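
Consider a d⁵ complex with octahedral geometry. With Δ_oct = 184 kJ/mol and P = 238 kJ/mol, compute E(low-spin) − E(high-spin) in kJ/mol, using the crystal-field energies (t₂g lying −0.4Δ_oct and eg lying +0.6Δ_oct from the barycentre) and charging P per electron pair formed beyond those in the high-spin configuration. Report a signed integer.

108

High-spin d⁵ fills as t₂g³ eg² with CFSE 3(−0.4) + 2(+0.6) = 0.0Δ_oct = 0 kJ/mol.
Low-spin: t₂g⁵ eg⁰, orbital CFSE = -2.0Δ_oct = -368 kJ/mol; plus 2 excess pairs × P = +476 kJ/mol; total 108 kJ/mol.
Thus E(LS) − E(HS) = 108 kJ/mol.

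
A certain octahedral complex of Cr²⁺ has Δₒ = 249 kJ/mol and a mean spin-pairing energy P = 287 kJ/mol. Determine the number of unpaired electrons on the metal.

4

Cr sits in group 6; removing 2 electrons leaves Cr²⁺ with 6 − 2 = 4 d electrons.
Δₒ < P, so pairing is avoided: the ground state is high-spin.
That gives t2g^3 e_g^1.
Unpaired electrons: 4.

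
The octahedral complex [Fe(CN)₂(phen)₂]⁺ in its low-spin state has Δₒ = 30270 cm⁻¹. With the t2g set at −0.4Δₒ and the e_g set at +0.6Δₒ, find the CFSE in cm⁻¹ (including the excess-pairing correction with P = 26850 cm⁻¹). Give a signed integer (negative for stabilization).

-6840

Ligand charges: 2×(-1) from CN⁻ and 2×(+0) from phen sum to -2; with overall charge +1, Fe is +3.
Fe³⁺: group 8, so d-count = 8 − 3 = 5.
The d⁵ electrons fill as t2g^5 e_g^0.
The orbital stabilization is -2.0Δₒ = -2.0 × 30270 = -60540 cm⁻¹.
Pairing penalty: 2 pairs vs 0 in the high-spin reference → 2 extra × P = 53700 cm⁻¹.
Net CFSE = -60540 + 53700 = -6840 cm⁻¹.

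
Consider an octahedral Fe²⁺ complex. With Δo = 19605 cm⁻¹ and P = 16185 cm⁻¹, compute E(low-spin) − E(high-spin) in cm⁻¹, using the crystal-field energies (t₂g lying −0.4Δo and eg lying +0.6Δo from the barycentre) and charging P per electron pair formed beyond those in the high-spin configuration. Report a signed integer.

Group 8 minus oxidation state +2 gives a d⁶ configuration for Fe²⁺.
In the high-spin limit (t₂g⁴ eg²) the orbital term is -0.4Δo = -7842 cm⁻¹, with no excess pairing.
Low-spin: t₂g⁶ eg⁰, orbital CFSE = -2.4Δo = -47052 cm⁻¹; plus 2 excess pairs × P = +32370 cm⁻¹; total -14682 cm⁻¹.
E(LS) − E(HS) = -14682 − (-7842) = -6840 cm⁻¹.

-6840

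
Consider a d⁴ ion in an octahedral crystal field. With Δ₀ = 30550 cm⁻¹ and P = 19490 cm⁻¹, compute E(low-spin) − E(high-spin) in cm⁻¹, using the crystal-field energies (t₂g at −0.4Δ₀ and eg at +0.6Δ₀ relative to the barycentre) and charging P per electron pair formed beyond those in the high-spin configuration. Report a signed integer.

-11060

In the high-spin limit (t₂g³ eg¹) the orbital term is -0.6Δ₀ = -18330 cm⁻¹, with no excess pairing.
Low-spin: t₂g⁴ eg⁰, orbital CFSE = -1.6Δ₀ = -48880 cm⁻¹; plus 1 excess pair × P = +19490 cm⁻¹; total -29390 cm⁻¹.
E(LS) − E(HS) = -29390 − (-18330) = -11060 cm⁻¹.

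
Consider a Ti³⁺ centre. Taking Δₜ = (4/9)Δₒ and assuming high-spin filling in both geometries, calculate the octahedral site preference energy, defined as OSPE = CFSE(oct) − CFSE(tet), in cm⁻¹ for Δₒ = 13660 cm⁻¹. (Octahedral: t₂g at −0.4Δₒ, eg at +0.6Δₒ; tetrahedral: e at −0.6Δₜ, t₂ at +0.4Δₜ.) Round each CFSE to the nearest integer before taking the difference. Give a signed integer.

-1821

Group 4 minus oxidation state +3 gives a d¹ configuration for Ti³⁺.
Octahedral high-spin t2g^1 e_g^0: CFSE = -0.4 × 13660 = -5464 cm⁻¹.
Tetrahedral: e^1 t2^0, CFSE = 1(−0.6) + 0(+0.4) = -0.6Δₜ = -0.6 × (4/9) × 13660 = -3643 cm⁻¹.
OSPE = CFSE(oct) − CFSE(tet) = -5464 − (-3643) = -1821 cm⁻¹.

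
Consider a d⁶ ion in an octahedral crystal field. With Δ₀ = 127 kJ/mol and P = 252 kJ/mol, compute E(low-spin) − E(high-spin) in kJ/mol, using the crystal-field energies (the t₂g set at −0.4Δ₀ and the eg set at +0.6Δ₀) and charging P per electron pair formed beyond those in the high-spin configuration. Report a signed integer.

250

In the high-spin limit (t₂g⁴ eg²) the orbital term is -0.4Δ₀ = -51 kJ/mol, with no excess pairing.
For low-spin the configuration is t₂g⁶ eg⁰: orbital energy -2.4 × 127 = -305 kJ/mol, and 2 additional pairs relative to high-spin add 504 kJ/mol, giving 199 kJ/mol.
The difference is 199 − (-51) = 250 kJ/mol, so high-spin lies lower.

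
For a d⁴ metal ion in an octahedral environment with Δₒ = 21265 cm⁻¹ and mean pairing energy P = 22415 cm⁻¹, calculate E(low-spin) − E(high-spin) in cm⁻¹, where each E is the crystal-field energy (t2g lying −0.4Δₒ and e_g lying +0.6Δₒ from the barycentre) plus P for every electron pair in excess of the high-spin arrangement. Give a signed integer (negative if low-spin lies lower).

High-spin d⁴ fills as t2g^3 e_g^1 with CFSE 3(−0.4) + 1(+0.6) = -0.6Δₒ = -12759 cm⁻¹.
Low-spin t2g^4 e_g^0 gives -1.6Δₒ = -34024 cm⁻¹, but forming 1 extra pair costs 1P = 22415 cm⁻¹, so E(LS) = -34024 + 22415 = -11609 cm⁻¹.
E(LS) − E(HS) = -11609 − (-12759) = 1150 cm⁻¹.

1150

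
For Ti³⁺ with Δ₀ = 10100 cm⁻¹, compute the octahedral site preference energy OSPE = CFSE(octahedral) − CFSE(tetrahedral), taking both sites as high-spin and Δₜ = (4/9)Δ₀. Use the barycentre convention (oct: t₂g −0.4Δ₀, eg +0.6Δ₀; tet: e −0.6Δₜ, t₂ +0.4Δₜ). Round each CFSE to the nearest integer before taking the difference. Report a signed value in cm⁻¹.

Ti is in group 4, so Ti³⁺ is d¹ (4 − 3 = 1).
Octahedral (high-spin): t2g^1 e_g^0, CFSE = 1(−0.4) + 0(+0.6) = -0.4Δ₀ = -0.4 × 10100 = -4040 cm⁻¹.
Tetrahedral e^1 t2^0 gives -0.6Δₜ = -0.6 × (4/9) × 10100 = -2693 cm⁻¹.
OSPE = -4040 − (-2693) = -1347 cm⁻¹.

-1347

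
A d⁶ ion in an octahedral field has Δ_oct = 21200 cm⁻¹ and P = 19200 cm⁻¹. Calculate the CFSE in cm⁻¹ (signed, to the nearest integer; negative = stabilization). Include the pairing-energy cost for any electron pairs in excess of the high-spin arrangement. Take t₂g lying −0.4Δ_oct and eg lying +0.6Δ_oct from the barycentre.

-12480

Here Δ_oct > P (21200 > 19200), so the low-spin state is favoured.
Filling d⁶ accordingly: t₂g⁶ eg⁰.
Orbital CFSE = -2.4Δ_oct = -2.4 × 21200 = -50880 cm⁻¹.
Excess pairs vs high-spin: 3 − 1 = 2; pairing cost = +38400 cm⁻¹.
Net CFSE = -50880 + 38400 = -12480 cm⁻¹.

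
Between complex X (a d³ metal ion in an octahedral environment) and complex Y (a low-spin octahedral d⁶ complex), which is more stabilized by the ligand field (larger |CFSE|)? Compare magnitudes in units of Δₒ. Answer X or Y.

X: t2g^3 e_g^0, CFSE = -1.2Δₒ.
Y: t₂g⁶ eg⁰, CFSE = -2.4Δₒ.
So Y has the larger |CFSE|.

Y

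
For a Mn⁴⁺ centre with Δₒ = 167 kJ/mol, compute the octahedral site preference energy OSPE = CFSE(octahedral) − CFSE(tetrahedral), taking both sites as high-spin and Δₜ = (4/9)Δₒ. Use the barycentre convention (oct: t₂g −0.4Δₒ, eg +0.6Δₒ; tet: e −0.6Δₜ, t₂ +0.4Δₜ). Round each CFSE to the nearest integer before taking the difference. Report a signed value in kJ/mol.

Mn is in group 7, so Mn⁴⁺ is d³ (7 − 4 = 3).
Octahedral (high-spin): t₂g³ eg⁰, CFSE = 3(−0.4) + 0(+0.6) = -1.2Δₒ = -1.2 × 167 = -200 kJ/mol.
Tetrahedral: e² t₂¹, CFSE = 2(−0.6) + 1(+0.4) = -0.8Δₜ = -0.8 × (4/9) × 167 = -59 kJ/mol.
Subtracting, OSPE = -200 − (-59) = -141 kJ/mol.

-141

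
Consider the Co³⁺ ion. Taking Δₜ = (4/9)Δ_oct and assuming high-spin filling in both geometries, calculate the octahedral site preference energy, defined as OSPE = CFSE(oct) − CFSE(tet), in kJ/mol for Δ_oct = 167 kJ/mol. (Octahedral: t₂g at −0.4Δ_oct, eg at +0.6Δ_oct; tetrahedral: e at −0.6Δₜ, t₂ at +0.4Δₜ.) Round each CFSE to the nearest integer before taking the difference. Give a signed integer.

-22

Co sits in group 9; removing 3 electrons leaves Co³⁺ with 9 − 3 = 6 d electrons.
In an octahedral site d⁶ (HS) is t2g^4 e_g^2, giving CFSE(oct) = -0.4Δ_oct = -67 kJ/mol.
Tetrahedral e^3 t2^3 gives -0.6Δₜ = -0.6 × (4/9) × 167 = -45 kJ/mol.
OSPE = -67 − (-45) = -22 kJ/mol.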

□ □ □ □ □ □ □

Transcribe nothing except the lines from the one with "Between complex X" through the end of the data above, each exactly as it appears.

Response area =
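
Between complex X (a d³ metal ion in an octahedral environment) and complex Y (a low-spin octahedral d⁶ complex), which is more stabilized by the ligand field (larger |CFSE|)? Compare magnitudes in units of Δₒ. Answer X or Y.

X: t2g^3 e_g^0, CFSE = -1.2Δₒ.
Y: t₂g⁶ eg⁰, CFSE = -2.4Δₒ.
So Y has the larger |CFSE|.

Y

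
For a Mn⁴⁺ centre with Δₒ = 167 kJ/mol, compute the octahedral site preference energy OSPE = CFSE(octahedral) − CFSE(tetrahedral), taking both sites as high-spin and Δₜ = (4/9)Δₒ. Use the barycentre convention (oct: t₂g −0.4Δₒ, eg +0.6Δₒ; tet: e −0.6Δₜ, t₂ +0.4Δₜ). Round each CFSE to the nearest integer before taking the difference. Report a signed value in kJ/mol.

Mn is in group 7, so Mn⁴⁺ is d³ (7 − 4 = 3).
Octahedral (high-spin): t₂g³ eg⁰, CFSE = 3(−0.4) + 0(+0.6) = -1.2Δₒ = -1.2 × 167 = -200 kJ/mol.
Tetrahedral: e² t₂¹, CFSE = 2(−0.6) + 1(+0.4) = -0.8Δₜ = -0.8 × (4/9) × 167 = -59 kJ/mol.
Subtracting, OSPE = -200 − (-59) = -141 kJ/mol.

-141

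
Consider the Co³⁺ ion. Taking Δₜ = (4/9)Δ_oct and assuming high-spin filling in both geometries, calculate the octahedral site preference energy, defined as OSPE = CFSE(oct) − CFSE(tet), in kJ/mol for Δ_oct = 167 kJ/mol. (Octahedral: t₂g at −0.4Δ_oct, eg at +0.6Δ_oct; tetrahedral: e at −0.6Δₜ, t₂ at +0.4Δₜ.) Round each CFSE to the nearest integer before taking the difference. Give a signed integer.

-22

Co sits in group 9; removing 3 electrons leaves Co³⁺ with 9 − 3 = 6 d electrons.
In an octahedral site d⁶ (HS) is t2g^4 e_g^2, giving CFSE(oct) = -0.4Δ_oct = -67 kJ/mol.
Tetrahedral e^3 t2^3 gives -0.6Δₜ = -0.6 × (4/9) × 167 = -45 kJ/mol.
OSPE = -67 − (-45) = -22 kJ/mol.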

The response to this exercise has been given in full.